[Stored items]

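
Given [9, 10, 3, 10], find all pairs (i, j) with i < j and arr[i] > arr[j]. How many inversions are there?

Finding inversions in [9, 10, 3, 10]:

(0, 2): arr[0]=9 > arr[2]=3
(1, 2): arr[1]=10 > arr[2]=3

Total inversions: 2

The array has 2 inversion(s): (0,2), (1,2). Each pair (i,j) satisfies i < j and arr[i] > arr[j].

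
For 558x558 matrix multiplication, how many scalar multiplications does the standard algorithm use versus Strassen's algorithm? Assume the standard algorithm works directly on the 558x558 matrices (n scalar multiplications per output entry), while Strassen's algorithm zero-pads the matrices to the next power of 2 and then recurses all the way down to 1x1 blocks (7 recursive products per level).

Matrix multiplication for 558x558 matrices:

Strassen's algorithm requires power-of-2 dimensions. Pad 558x558 to 1024x1024 (next power of 2).

Standard algorithm: 558^3 = 173741112 multiplications
Strassen's algorithm: 7^(log2(1024)) = 7^10 = 282475249 multiplications
Difference: 173741112 - 282475249 = -108734137 (Strassen uses MORE here due to padding overhead — for small or just-over-power-of-2 n, padding can outweigh the per-level savings)

Standard: 173741112 multiplications (558^3). Strassen: 282475249 multiplications (7^10, after padding to 1024x1024). Strassen reduces 8 recursive multiplications to 7 at each level.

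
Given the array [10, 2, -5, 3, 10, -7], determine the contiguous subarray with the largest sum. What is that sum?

Using Kadane's algorithm on [10, 2, -5, 3, 10, -7]:

Scanning through the array:
Position 1 (value 2): max_ending_here = 12, max_so_far = 12
Position 2 (value -5): max_ending_here = 7, max_so_far = 12
Position 3 (value 3): max_ending_here = 10, max_so_far = 12
Position 4 (value 10): max_ending_here = 20, max_so_far = 20
Position 5 (value -7): max_ending_here = 13, max_so_far = 20

Maximum subarray: [10, 2, -5, 3, 10]
Maximum sum: 20

The maximum subarray is [10, 2, -5, 3, 10] with sum 20. This subarray runs from index 0 to index 4.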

§ **ACTIVITY**
Each entry above should be restated exactly as supplied.

§ **RESPONSE TO THE EXERCISE**
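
Given [9, 10, 3, 10], find all pairs (i, j) with i < j and arr[i] > arr[j]. How many inversions are there?

Finding inversions in [9, 10, 3, 10]:

(0, 2): arr[0]=9 > arr[2]=3
(1, 2): arr[1]=10 > arr[2]=3

Total inversions: 2

The array has 2 inversion(s): (0,2), (1,2). Each pair (i,j) satisfies i < j and arr[i] > arr[j].

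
For 558x558 matrix multiplication, how many scalar multiplications does the standard algorithm use versus Strassen's algorithm? Assume the standard algorithm works directly on the 558x558 matrices (n scalar multiplications per output entry), while Strassen's algorithm zero-pads the matrices to the next power of 2 and then recurses all the way down to 1x1 blocks (7 recursive products per level).

Matrix multiplication for 558x558 matrices:

Strassen's algorithm requires power-of-2 dimensions. Pad 558x558 to 1024x1024 (next power of 2).

Standard algorithm: 558^3 = 173741112 multiplications
Strassen's algorithm: 7^(log2(1024)) = 7^10 = 282475249 multiplications
Difference: 173741112 - 282475249 = -108734137 (Strassen uses MORE here due to padding overhead — for small or just-over-power-of-2 n, padding can outweigh the per-level savings)

Standard: 173741112 multiplications (558^3). Strassen: 282475249 multiplications (7^10, after padding to 1024x1024). Strassen reduces 8 recursive multiplications to 7 at each level.

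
Given the array [10, 2, -5, 3, 10, -7], determine the contiguous subarray with the largest sum. What is that sum?

Using Kadane's algorithm on [10, 2, -5, 3, 10, -7]:

Scanning through the array:
Position 1 (value 2): max_ending_here = 12, max_so_far = 12
Position 2 (value -5): max_ending_here = 7, max_so_far = 12
Position 3 (value 3): max_ending_here = 10, max_so_far = 12
Position 4 (value 10): max_ending_here = 20, max_so_far = 20
Position 5 (value -7): max_ending_here = 13, max_so_far = 20

Maximum subarray: [10, 2, -5, 3, 10]
Maximum sum: 20

The maximum subarray is [10, 2, -5, 3, 10] with sum 20. This subarray runs from index 0 to index 4.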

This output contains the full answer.